→ **About this exercise**: Please reproduce each of the entries below exactly as they appear.

▼

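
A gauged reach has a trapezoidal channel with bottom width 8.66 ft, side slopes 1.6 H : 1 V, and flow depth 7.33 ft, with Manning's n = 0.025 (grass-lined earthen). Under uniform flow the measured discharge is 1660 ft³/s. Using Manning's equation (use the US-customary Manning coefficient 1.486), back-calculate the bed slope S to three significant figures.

A = (b + z·y)·y = (8.66 + 1.6×7.33)×7.33 = 149.4 ft²
P = b + 2y√(1+z²) = 8.66 + 2×7.33×√(1+1.6²) = 36.32 ft
R = A/P = 149.4/36.32 = 4.115 ft
S = (Q·n / (1.486·A·R^(2/3)))² = (1660×0.025 / (1.486×149.4×2.568))² = 0.005297

0.00530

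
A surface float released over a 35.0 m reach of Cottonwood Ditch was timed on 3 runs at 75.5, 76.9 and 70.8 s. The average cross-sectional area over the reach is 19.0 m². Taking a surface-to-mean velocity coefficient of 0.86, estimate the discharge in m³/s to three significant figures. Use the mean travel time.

t̄ = (75.5 + 76.9 + 70.8) / 3 = 74.4 s
v_surface = L / t̄ = 35.0 / 74.4 = 0.4704 m/s
v_mean = 0.86 × 0.4704 = 0.4046 m/s
Q = A × v_mean = 19.0 × 0.4046 = 7.687 m³/s

7.69 m³/s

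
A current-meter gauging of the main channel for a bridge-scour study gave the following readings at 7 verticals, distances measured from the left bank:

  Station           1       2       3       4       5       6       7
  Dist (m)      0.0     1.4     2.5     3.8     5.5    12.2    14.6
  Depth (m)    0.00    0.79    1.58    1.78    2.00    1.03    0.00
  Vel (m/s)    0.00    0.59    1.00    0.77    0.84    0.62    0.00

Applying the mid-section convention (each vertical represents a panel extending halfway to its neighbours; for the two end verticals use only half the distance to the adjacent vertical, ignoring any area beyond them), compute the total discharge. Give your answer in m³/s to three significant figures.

14.5 m³/s

w_2 = (2.5 − 0.0)/2 = 1.25 m; q_2 = 0.59 × 0.79 × 1.25 = 0.5826 m³/s
w_3 = (3.8 − 1.4)/2 = 1.2 m; q_3 = 1.00 × 1.58 × 1.2 = 1.896 m³/s
w_4 = (5.5 − 2.5)/2 = 1.5 m; q_4 = 0.77 × 1.78 × 1.5 = 2.056 m³/s
w_5 = (12.2 − 3.8)/2 = 4.2 m; q_5 = 0.84 × 2.00 × 4.2 = 7.056 m³/s
w_6 = (14.6 − 5.5)/2 = 4.55 m; q_6 = 0.62 × 1.03 × 4.55 = 2.906 m³/s
Stations 1, 7 contribute zero (depth or velocity is 0).
Q = Σ qᵢ = 14.50 m³/s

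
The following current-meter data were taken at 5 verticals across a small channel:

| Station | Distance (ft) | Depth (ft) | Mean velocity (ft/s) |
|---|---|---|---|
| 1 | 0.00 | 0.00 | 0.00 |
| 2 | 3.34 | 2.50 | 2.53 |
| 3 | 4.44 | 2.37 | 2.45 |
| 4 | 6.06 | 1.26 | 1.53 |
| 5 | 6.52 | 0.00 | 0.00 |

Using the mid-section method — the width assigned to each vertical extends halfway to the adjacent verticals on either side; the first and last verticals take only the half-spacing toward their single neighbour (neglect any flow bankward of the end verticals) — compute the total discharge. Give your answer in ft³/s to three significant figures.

23.9 ft³/s

w_2 = (4.44 − 0.00)/2 = 2.22 ft; q_2 = 2.53 × 2.50 × 2.22 = 14.04 ft³/s
w_3 = (6.06 − 3.34)/2 = 1.36 ft; q_3 = 2.45 × 2.37 × 1.36 = 7.897 ft³/s
w_4 = (6.52 − 4.44)/2 = 1.04 ft; q_4 = 1.53 × 1.26 × 1.04 = 2.005 ft³/s
Stations 1, 5 contribute zero (depth or velocity is 0).
Q = Σ qᵢ = 23.94 ft³/s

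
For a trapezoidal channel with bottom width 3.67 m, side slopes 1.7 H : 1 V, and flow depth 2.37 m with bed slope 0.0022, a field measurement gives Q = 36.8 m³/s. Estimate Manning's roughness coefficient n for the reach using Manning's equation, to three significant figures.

A = (b + z·y)·y = (3.67 + 1.7×2.37)×2.37 = 18.25 m²
P = b + 2y√(1+z²) = 3.67 + 2×2.37×√(1+1.7²) = 13.02 m
R = A/P = 18.25/13.02 = 1.402 m
n = (1/Q)·A·R^(2/3)·S^(1/2) = (1/36.8) × 18.25 × 1.252 × 0.04690 = 0.02913

0.0291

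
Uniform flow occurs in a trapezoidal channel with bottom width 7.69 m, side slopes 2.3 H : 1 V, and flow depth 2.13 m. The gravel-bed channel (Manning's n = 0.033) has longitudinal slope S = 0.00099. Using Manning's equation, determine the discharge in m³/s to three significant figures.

32.9 m³/s

A = (b + z·y)·y = (7.69 + 2.3×2.13)×2.13 = 26.81 m²
P = b + 2y√(1+z²) = 7.69 + 2×2.13×√(1+2.3²) = 18.37 m
R = A/P = 26.81/18.37 = 1.459 m
Q = (1/n)·A·R^(2/3)·S^(1/2) = (1/0.033) × 26.81 × 1.459^(2/3) × 0.00099^(1/2) = 32.89 m³/s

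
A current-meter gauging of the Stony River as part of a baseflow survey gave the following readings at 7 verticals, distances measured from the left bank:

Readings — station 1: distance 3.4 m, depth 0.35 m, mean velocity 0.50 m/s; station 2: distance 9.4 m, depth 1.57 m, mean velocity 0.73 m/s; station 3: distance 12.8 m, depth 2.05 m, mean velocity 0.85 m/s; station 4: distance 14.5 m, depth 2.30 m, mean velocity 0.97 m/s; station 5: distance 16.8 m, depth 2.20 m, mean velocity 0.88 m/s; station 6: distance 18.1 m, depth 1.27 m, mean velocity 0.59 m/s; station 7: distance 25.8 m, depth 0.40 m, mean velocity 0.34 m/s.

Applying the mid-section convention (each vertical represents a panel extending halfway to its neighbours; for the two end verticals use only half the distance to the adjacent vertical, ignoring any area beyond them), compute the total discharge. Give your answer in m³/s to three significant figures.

w_1 = (9.4 − 3.4)/2 = 3 m; q_1 = 0.50 × 0.35 × 3 = 0.5250 m³/s
w_2 = (12.8 − 3.4)/2 = 4.7 m; q_2 = 0.73 × 1.57 × 4.7 = 5.387 m³/s
w_3 = (14.5 − 9.4)/2 = 2.55 m; q_3 = 0.85 × 2.05 × 2.55 = 4.443 m³/s
w_4 = (16.8 − 12.8)/2 = 2 m; q_4 = 0.97 × 2.30 × 2 = 4.462 m³/s
w_5 = (18.1 − 14.5)/2 = 1.8 m; q_5 = 0.88 × 2.20 × 1.8 = 3.485 m³/s
w_6 = (25.8 − 16.8)/2 = 4.5 m; q_6 = 0.59 × 1.27 × 4.5 = 3.372 m³/s
w_7 = (25.8 − 18.1)/2 = 3.85 m; q_7 = 0.34 × 0.40 × 3.85 = 0.5236 m³/s
Q = Σ qᵢ = 22.20 m³/s

22.2 m³/s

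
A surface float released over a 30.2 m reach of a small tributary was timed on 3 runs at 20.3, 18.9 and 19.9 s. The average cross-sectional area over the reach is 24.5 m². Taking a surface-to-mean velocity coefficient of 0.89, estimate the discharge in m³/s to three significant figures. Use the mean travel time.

33.4 m³/s

t̄ = (20.3 + 18.9 + 19.9) / 3 = 19.7 s
v_surface = L / t̄ = 30.2 / 19.7 = 1.533 m/s
v_mean = 0.89 × 1.533 = 1.364 m/s
Q = A × v_mean = 24.5 × 1.364 = 33.43 m³/s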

▲

→ **Response to the task**:
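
A gauged reach has a trapezoidal channel with bottom width 8.66 ft, side slopes 1.6 H : 1 V, and flow depth 7.33 ft, with Manning's n = 0.025 (grass-lined earthen). Under uniform flow the measured discharge is 1660 ft³/s. Using Manning's equation (use the US-customary Manning coefficient 1.486), back-calculate the bed slope S to three significant figures.

A = (b + z·y)·y = (8.66 + 1.6×7.33)×7.33 = 149.4 ft²
P = b + 2y√(1+z²) = 8.66 + 2×7.33×√(1+1.6²) = 36.32 ft
R = A/P = 149.4/36.32 = 4.115 ft
S = (Q·n / (1.486·A·R^(2/3)))² = (1660×0.025 / (1.486×149.4×2.568))² = 0.005297

0.00530

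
A surface float released over a 35.0 m reach of Cottonwood Ditch was timed on 3 runs at 75.5, 76.9 and 70.8 s. The average cross-sectional area over the reach is 19.0 m². Taking a surface-to-mean velocity coefficient of 0.86, estimate the discharge in m³/s to three significant figures. Use the mean travel time.

t̄ = (75.5 + 76.9 + 70.8) / 3 = 74.4 s
v_surface = L / t̄ = 35.0 / 74.4 = 0.4704 m/s
v_mean = 0.86 × 0.4704 = 0.4046 m/s
Q = A × v_mean = 19.0 × 0.4046 = 7.687 m³/s

7.69 m³/s

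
A current-meter gauging of the main channel for a bridge-scour study gave the following readings at 7 verticals, distances measured from the left bank:

  Station           1       2       3       4       5       6       7
  Dist (m)      0.0     1.4     2.5     3.8     5.5    12.2    14.6
  Depth (m)    0.00    0.79    1.58    1.78    2.00    1.03    0.00
  Vel (m/s)    0.00    0.59    1.00    0.77    0.84    0.62    0.00

Applying the mid-section convention (each vertical represents a panel extending halfway to its neighbours; for the two end verticals use only half the distance to the adjacent vertical, ignoring any area beyond them), compute the total discharge. Give your answer in m³/s to three significant figures.

14.5 m³/s

w_2 = (2.5 − 0.0)/2 = 1.25 m; q_2 = 0.59 × 0.79 × 1.25 = 0.5826 m³/s
w_3 = (3.8 − 1.4)/2 = 1.2 m; q_3 = 1.00 × 1.58 × 1.2 = 1.896 m³/s
w_4 = (5.5 − 2.5)/2 = 1.5 m; q_4 = 0.77 × 1.78 × 1.5 = 2.056 m³/s
w_5 = (12.2 − 3.8)/2 = 4.2 m; q_5 = 0.84 × 2.00 × 4.2 = 7.056 m³/s
w_6 = (14.6 − 5.5)/2 = 4.55 m; q_6 = 0.62 × 1.03 × 4.55 = 2.906 m³/s
Stations 1, 7 contribute zero (depth or velocity is 0).
Q = Σ qᵢ = 14.50 m³/s

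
The following current-meter data were taken at 5 verticals across a small channel:

| Station | Distance (ft) | Depth (ft) | Mean velocity (ft/s) |
|---|---|---|---|
| 1 | 0.00 | 0.00 | 0.00 |
| 2 | 3.34 | 2.50 | 2.53 |
| 3 | 4.44 | 2.37 | 2.45 |
| 4 | 6.06 | 1.26 | 1.53 |
| 5 | 6.52 | 0.00 | 0.00 |

Using the mid-section method — the width assigned to each vertical extends halfway to the adjacent verticals on either side; the first and last verticals take only the half-spacing toward their single neighbour (neglect any flow bankward of the end verticals) — compute the total discharge. Give your answer in ft³/s to three significant figures.

23.9 ft³/s

w_2 = (4.44 − 0.00)/2 = 2.22 ft; q_2 = 2.53 × 2.50 × 2.22 = 14.04 ft³/s
w_3 = (6.06 − 3.34)/2 = 1.36 ft; q_3 = 2.45 × 2.37 × 1.36 = 7.897 ft³/s
w_4 = (6.52 − 4.44)/2 = 1.04 ft; q_4 = 1.53 × 1.26 × 1.04 = 2.005 ft³/s
Stations 1, 5 contribute zero (depth or velocity is 0).
Q = Σ qᵢ = 23.94 ft³/s

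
For a trapezoidal channel with bottom width 3.67 m, side slopes 1.7 H : 1 V, and flow depth 2.37 m with bed slope 0.0022, a field measurement gives Q = 36.8 m³/s. Estimate Manning's roughness coefficient n for the reach using Manning's equation, to three significant figures.

A = (b + z·y)·y = (3.67 + 1.7×2.37)×2.37 = 18.25 m²
P = b + 2y√(1+z²) = 3.67 + 2×2.37×√(1+1.7²) = 13.02 m
R = A/P = 18.25/13.02 = 1.402 m
n = (1/Q)·A·R^(2/3)·S^(1/2) = (1/36.8) × 18.25 × 1.252 × 0.04690 = 0.02913

0.0291

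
Uniform flow occurs in a trapezoidal channel with bottom width 7.69 m, side slopes 2.3 H : 1 V, and flow depth 2.13 m. The gravel-bed channel (Manning's n = 0.033) has longitudinal slope S = 0.00099. Using Manning's equation, determine the discharge in m³/s to three significant figures.

32.9 m³/s

A = (b + z·y)·y = (7.69 + 2.3×2.13)×2.13 = 26.81 m²
P = b + 2y√(1+z²) = 7.69 + 2×2.13×√(1+2.3²) = 18.37 m
R = A/P = 26.81/18.37 = 1.459 m
Q = (1/n)·A·R^(2/3)·S^(1/2) = (1/0.033) × 26.81 × 1.459^(2/3) × 0.00099^(1/2) = 32.89 m³/s

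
A current-meter gauging of the Stony River as part of a baseflow survey gave the following readings at 7 verticals, distances measured from the left bank:

Readings — station 1: distance 3.4 m, depth 0.35 m, mean velocity 0.50 m/s; station 2: distance 9.4 m, depth 1.57 m, mean velocity 0.73 m/s; station 3: distance 12.8 m, depth 2.05 m, mean velocity 0.85 m/s; station 4: distance 14.5 m, depth 2.30 m, mean velocity 0.97 m/s; station 5: distance 16.8 m, depth 2.20 m, mean velocity 0.88 m/s; station 6: distance 18.1 m, depth 1.27 m, mean velocity 0.59 m/s; station 7: distance 25.8 m, depth 0.40 m, mean velocity 0.34 m/s.

Applying the mid-section convention (each vertical represents a panel extending halfway to its neighbours; for the two end verticals use only half the distance to the adjacent vertical, ignoring any area beyond them), compute the total discharge. Give your answer in m³/s to three significant figures.

w_1 = (9.4 − 3.4)/2 = 3 m; q_1 = 0.50 × 0.35 × 3 = 0.5250 m³/s
w_2 = (12.8 − 3.4)/2 = 4.7 m; q_2 = 0.73 × 1.57 × 4.7 = 5.387 m³/s
w_3 = (14.5 − 9.4)/2 = 2.55 m; q_3 = 0.85 × 2.05 × 2.55 = 4.443 m³/s
w_4 = (16.8 − 12.8)/2 = 2 m; q_4 = 0.97 × 2.30 × 2 = 4.462 m³/s
w_5 = (18.1 − 14.5)/2 = 1.8 m; q_5 = 0.88 × 2.20 × 1.8 = 3.485 m³/s
w_6 = (25.8 − 16.8)/2 = 4.5 m; q_6 = 0.59 × 1.27 × 4.5 = 3.372 m³/s
w_7 = (25.8 − 18.1)/2 = 3.85 m; q_7 = 0.34 × 0.40 × 3.85 = 0.5236 m³/s
Q = Σ qᵢ = 22.20 m³/s

22.2 m³/s

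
A surface float released over a 30.2 m reach of a small tributary was timed on 3 runs at 20.3, 18.9 and 19.9 s. The average cross-sectional area over the reach is 24.5 m². Taking a surface-to-mean velocity coefficient of 0.89, estimate the discharge in m³/s to three significant figures. Use the mean travel time.

33.4 m³/s

t̄ = (20.3 + 18.9 + 19.9) / 3 = 19.7 s
v_surface = L / t̄ = 30.2 / 19.7 = 1.533 m/s
v_mean = 0.89 × 1.533 = 1.364 m/s
Q = A × v_mean = 24.5 × 1.364 = 33.43 m³/s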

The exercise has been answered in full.